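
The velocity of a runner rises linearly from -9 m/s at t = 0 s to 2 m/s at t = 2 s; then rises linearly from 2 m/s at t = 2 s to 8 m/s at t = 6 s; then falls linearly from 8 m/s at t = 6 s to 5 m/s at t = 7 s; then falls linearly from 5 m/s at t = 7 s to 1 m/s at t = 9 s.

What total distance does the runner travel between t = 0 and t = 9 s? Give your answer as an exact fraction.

885/22 m

Distance (not displacement) is the total path length: add the absolute areas under v-t.
0–2 s: v = 0 at t = 18/11 s; triangle areas 81/11 + 4/11 = 85/11 m
2–6 s: |½(2 + 8)(4)| = 20 m
6–7 s: |½(8 + 5)(1)| = 6.5 m
7–9 s: |½(5 + 1)(2)| = 6 m
Total distance = 885/22 m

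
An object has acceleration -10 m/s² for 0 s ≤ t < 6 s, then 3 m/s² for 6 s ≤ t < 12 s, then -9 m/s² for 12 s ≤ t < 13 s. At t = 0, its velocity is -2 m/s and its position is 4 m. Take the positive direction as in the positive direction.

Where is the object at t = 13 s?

On each constant-a segment, Δv = aΔt and Δx = v₀Δt + ½aΔt²; chain segment to segment.
0–6 s: v starts -2 m/s; Δx = -2·6 + ½·-10·6² = -192 m; v ends -62 m/s.
6–12 s: v starts -62 m/s; Δx = -62·6 + ½·3·6² = -318 m; v ends -44 m/s.
12–13 s: v starts -44 m/s; Δx = -44·1 + ½·-9·1² = -48.5 m; v ends -53 m/s.
x(13) = 4 + Σ Δx = -554.5 m.

-554.5 m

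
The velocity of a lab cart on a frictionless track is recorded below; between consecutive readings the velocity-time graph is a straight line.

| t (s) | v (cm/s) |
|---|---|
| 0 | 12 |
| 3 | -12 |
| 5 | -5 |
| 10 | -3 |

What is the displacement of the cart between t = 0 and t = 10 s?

Net displacement equals the area under the velocity-time graph (areas below the axis count negative).
0–3 s: ½(12 + -12)(3) = 0 cm
3–5 s: ½(-12 + -5)(2) = -17 cm
5–10 s: ½(-5 + -3)(5) = -20 cm
Net displacement = -37 cm

-37 cm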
◇ ◇ ◇ ◇ ◇ ◇ ◇
Work item
Copy out each line from the preceding entries that mentions the word "then".

Response area
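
The velocity of a runner rises linearly from -9 m/s at t = 0 s to 2 m/s at t = 2 s; then rises linearly from 2 m/s at t = 2 s to 8 m/s at t = 6 s; then falls linearly from 8 m/s at t = 6 s to 5 m/s at t = 7 s; then falls linearly from 5 m/s at t = 7 s to 1 m/s at t = 9 s.
An object has acceleration -10 m/s² for 0 s ≤ t < 6 s, then 3 m/s² for 6 s ≤ t < 12 s, then -9 m/s² for 12 s ≤ t < 13 s. At t = 0, its velocity is -2 m/s and its position is 4 m. Take the positive direction as in the positive direction.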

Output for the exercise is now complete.